<<<<

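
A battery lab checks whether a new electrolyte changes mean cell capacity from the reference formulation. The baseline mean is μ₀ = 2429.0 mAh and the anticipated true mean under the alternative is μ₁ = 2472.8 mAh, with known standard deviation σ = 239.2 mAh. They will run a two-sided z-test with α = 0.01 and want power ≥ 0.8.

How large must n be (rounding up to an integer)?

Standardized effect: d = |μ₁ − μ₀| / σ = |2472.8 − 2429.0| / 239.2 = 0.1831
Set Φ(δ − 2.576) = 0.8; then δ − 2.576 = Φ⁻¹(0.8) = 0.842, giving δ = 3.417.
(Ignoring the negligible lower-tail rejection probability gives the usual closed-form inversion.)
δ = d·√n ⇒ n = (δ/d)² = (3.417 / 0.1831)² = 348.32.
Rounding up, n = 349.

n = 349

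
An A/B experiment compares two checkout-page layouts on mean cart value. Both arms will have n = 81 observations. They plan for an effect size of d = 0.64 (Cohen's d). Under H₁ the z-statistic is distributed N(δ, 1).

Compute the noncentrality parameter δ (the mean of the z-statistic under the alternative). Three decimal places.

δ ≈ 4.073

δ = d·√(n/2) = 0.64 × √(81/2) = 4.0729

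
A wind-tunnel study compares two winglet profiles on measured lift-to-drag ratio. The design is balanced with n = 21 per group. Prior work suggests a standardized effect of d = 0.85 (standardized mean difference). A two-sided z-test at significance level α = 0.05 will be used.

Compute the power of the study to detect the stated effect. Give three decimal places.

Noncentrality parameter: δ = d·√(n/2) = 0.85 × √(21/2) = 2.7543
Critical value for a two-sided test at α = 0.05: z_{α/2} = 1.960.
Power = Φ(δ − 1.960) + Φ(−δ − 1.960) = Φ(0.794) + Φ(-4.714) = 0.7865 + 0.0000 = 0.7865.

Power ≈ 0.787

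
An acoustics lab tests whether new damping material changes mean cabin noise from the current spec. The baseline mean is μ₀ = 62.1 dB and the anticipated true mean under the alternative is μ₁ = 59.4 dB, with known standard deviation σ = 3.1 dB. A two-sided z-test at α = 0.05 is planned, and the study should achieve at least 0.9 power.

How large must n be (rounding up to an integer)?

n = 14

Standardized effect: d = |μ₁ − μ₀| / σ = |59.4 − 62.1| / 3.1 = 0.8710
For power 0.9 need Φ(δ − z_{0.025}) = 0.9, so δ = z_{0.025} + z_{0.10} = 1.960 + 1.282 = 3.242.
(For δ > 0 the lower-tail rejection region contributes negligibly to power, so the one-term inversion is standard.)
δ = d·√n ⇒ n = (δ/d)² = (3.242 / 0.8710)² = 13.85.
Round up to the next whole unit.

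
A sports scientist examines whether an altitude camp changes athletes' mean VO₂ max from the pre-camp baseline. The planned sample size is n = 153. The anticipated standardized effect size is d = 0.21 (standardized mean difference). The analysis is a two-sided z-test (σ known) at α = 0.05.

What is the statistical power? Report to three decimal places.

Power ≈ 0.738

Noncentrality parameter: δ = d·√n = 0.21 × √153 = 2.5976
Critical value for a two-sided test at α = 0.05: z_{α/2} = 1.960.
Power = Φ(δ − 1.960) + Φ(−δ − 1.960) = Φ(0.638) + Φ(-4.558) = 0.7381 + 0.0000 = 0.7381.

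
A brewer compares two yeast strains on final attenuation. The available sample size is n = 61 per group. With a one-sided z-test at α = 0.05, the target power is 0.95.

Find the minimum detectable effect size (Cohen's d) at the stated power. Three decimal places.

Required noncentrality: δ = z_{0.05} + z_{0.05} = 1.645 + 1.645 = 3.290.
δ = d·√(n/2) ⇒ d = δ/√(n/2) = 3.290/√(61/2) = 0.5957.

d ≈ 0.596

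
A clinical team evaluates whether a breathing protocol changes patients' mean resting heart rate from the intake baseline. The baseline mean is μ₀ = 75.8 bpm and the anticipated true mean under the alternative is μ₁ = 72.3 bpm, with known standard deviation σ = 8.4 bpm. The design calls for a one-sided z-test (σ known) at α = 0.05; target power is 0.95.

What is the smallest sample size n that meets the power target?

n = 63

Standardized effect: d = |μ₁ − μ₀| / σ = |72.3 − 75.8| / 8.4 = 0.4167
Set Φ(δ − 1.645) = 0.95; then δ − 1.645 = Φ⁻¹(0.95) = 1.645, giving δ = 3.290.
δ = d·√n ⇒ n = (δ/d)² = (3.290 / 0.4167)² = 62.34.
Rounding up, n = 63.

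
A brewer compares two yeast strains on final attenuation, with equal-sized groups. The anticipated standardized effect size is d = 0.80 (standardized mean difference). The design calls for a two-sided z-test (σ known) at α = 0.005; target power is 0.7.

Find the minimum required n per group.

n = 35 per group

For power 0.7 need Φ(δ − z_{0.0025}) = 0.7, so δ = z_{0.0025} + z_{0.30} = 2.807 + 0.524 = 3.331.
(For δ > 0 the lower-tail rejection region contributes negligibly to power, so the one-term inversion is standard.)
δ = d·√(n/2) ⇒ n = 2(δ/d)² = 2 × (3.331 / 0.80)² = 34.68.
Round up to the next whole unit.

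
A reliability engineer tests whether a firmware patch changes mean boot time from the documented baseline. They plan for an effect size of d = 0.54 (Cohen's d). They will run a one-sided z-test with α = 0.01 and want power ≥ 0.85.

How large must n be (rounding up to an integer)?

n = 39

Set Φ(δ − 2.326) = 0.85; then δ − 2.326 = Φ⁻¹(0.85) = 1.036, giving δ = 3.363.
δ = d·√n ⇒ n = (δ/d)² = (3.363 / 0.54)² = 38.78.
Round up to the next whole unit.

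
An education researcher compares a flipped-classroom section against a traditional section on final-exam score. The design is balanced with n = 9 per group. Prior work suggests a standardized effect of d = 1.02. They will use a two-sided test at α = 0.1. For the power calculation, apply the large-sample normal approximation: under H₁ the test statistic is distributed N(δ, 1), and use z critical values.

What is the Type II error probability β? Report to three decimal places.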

>>>>

__Problem to work on__: Each entry is to be given again, exactly as it stands.

__Task answer__:
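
A battery lab checks whether a new electrolyte changes mean cell capacity from the reference formulation. The baseline mean is μ₀ = 2429.0 mAh and the anticipated true mean under the alternative is μ₁ = 2472.8 mAh, with known standard deviation σ = 239.2 mAh. They will run a two-sided z-test with α = 0.01 and want power ≥ 0.8.

How large must n be (rounding up to an integer)?

Standardized effect: d = |μ₁ − μ₀| / σ = |2472.8 − 2429.0| / 239.2 = 0.1831
Set Φ(δ − 2.576) = 0.8; then δ − 2.576 = Φ⁻¹(0.8) = 0.842, giving δ = 3.417.
(Ignoring the negligible lower-tail rejection probability gives the usual closed-form inversion.)
δ = d·√n ⇒ n = (δ/d)² = (3.417 / 0.1831)² = 348.32.
Rounding up, n = 349.

n = 349

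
An A/B experiment compares two checkout-page layouts on mean cart value. Both arms will have n = 81 observations. They plan for an effect size of d = 0.64 (Cohen's d). Under H₁ the z-statistic is distributed N(δ, 1).

Compute the noncentrality parameter δ (the mean of the z-statistic under the alternative). Three decimal places.

δ ≈ 4.073

δ = d·√(n/2) = 0.64 × √(81/2) = 4.0729

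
A wind-tunnel study compares two winglet profiles on measured lift-to-drag ratio. The design is balanced with n = 21 per group. Prior work suggests a standardized effect of d = 0.85 (standardized mean difference). A two-sided z-test at significance level α = 0.05 will be used.

Compute the power of the study to detect the stated effect. Give three decimal places.

Noncentrality parameter: δ = d·√(n/2) = 0.85 × √(21/2) = 2.7543
Critical value for a two-sided test at α = 0.05: z_{α/2} = 1.960.
Power = Φ(δ − 1.960) + Φ(−δ − 1.960) = Φ(0.794) + Φ(-4.714) = 0.7865 + 0.0000 = 0.7865.

Power ≈ 0.787

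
An acoustics lab tests whether new damping material changes mean cabin noise from the current spec. The baseline mean is μ₀ = 62.1 dB and the anticipated true mean under the alternative is μ₁ = 59.4 dB, with known standard deviation σ = 3.1 dB. A two-sided z-test at α = 0.05 is planned, and the study should achieve at least 0.9 power.

How large must n be (rounding up to an integer)?

n = 14

Standardized effect: d = |μ₁ − μ₀| / σ = |59.4 − 62.1| / 3.1 = 0.8710
For power 0.9 need Φ(δ − z_{0.025}) = 0.9, so δ = z_{0.025} + z_{0.10} = 1.960 + 1.282 = 3.242.
(For δ > 0 the lower-tail rejection region contributes negligibly to power, so the one-term inversion is standard.)
δ = d·√n ⇒ n = (δ/d)² = (3.242 / 0.8710)² = 13.85.
Round up to the next whole unit.

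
A sports scientist examines whether an altitude camp changes athletes' mean VO₂ max from the pre-camp baseline. The planned sample size is n = 153. The anticipated standardized effect size is d = 0.21 (standardized mean difference). The analysis is a two-sided z-test (σ known) at α = 0.05.

What is the statistical power? Report to three decimal places.

Power ≈ 0.738

Noncentrality parameter: δ = d·√n = 0.21 × √153 = 2.5976
Critical value for a two-sided test at α = 0.05: z_{α/2} = 1.960.
Power = Φ(δ − 1.960) + Φ(−δ − 1.960) = Φ(0.638) + Φ(-4.558) = 0.7381 + 0.0000 = 0.7381.

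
A brewer compares two yeast strains on final attenuation. The available sample size is n = 61 per group. With a one-sided z-test at α = 0.05, the target power is 0.95.

Find the minimum detectable effect size (Cohen's d) at the stated power. Three decimal places.

Required noncentrality: δ = z_{0.05} + z_{0.05} = 1.645 + 1.645 = 3.290.
δ = d·√(n/2) ⇒ d = δ/√(n/2) = 3.290/√(61/2) = 0.5957.

d ≈ 0.596

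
A clinical team evaluates whether a breathing protocol changes patients' mean resting heart rate from the intake baseline. The baseline mean is μ₀ = 75.8 bpm and the anticipated true mean under the alternative is μ₁ = 72.3 bpm, with known standard deviation σ = 8.4 bpm. The design calls for a one-sided z-test (σ known) at α = 0.05; target power is 0.95.

What is the smallest sample size n that meets the power target?

n = 63

Standardized effect: d = |μ₁ − μ₀| / σ = |72.3 − 75.8| / 8.4 = 0.4167
Set Φ(δ − 1.645) = 0.95; then δ − 1.645 = Φ⁻¹(0.95) = 1.645, giving δ = 3.290.
δ = d·√n ⇒ n = (δ/d)² = (3.290 / 0.4167)² = 62.34.
Rounding up, n = 63.

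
A brewer compares two yeast strains on final attenuation, with equal-sized groups. The anticipated standardized effect size is d = 0.80 (standardized mean difference). The design calls for a two-sided z-test (σ known) at α = 0.005; target power is 0.7.

Find the minimum required n per group.

n = 35 per group

For power 0.7 need Φ(δ − z_{0.0025}) = 0.7, so δ = z_{0.0025} + z_{0.30} = 2.807 + 0.524 = 3.331.
(For δ > 0 the lower-tail rejection region contributes negligibly to power, so the one-term inversion is standard.)
δ = d·√(n/2) ⇒ n = 2(δ/d)² = 2 × (3.331 / 0.80)² = 34.68.
Round up to the next whole unit.

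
A reliability engineer tests whether a firmware patch changes mean boot time from the documented baseline. They plan for an effect size of d = 0.54 (Cohen's d). They will run a one-sided z-test with α = 0.01 and want power ≥ 0.85.

How large must n be (rounding up to an integer)?

n = 39

Set Φ(δ − 2.326) = 0.85; then δ − 2.326 = Φ⁻¹(0.85) = 1.036, giving δ = 3.363.
δ = d·√n ⇒ n = (δ/d)² = (3.363 / 0.54)² = 38.78.
Round up to the next whole unit.

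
An education researcher compares a flipped-classroom section against a traditional section on final-exam score. The design is balanced with n = 9 per group. Prior work suggests a standardized effect of d = 1.02. They will use a two-sided test at α = 0.1. For the power calculation, apply the large-sample normal approximation: under H₁ the test statistic is distributed N(δ, 1), and use z critical values.

What is the Type II error probability β? Report to three decimal places.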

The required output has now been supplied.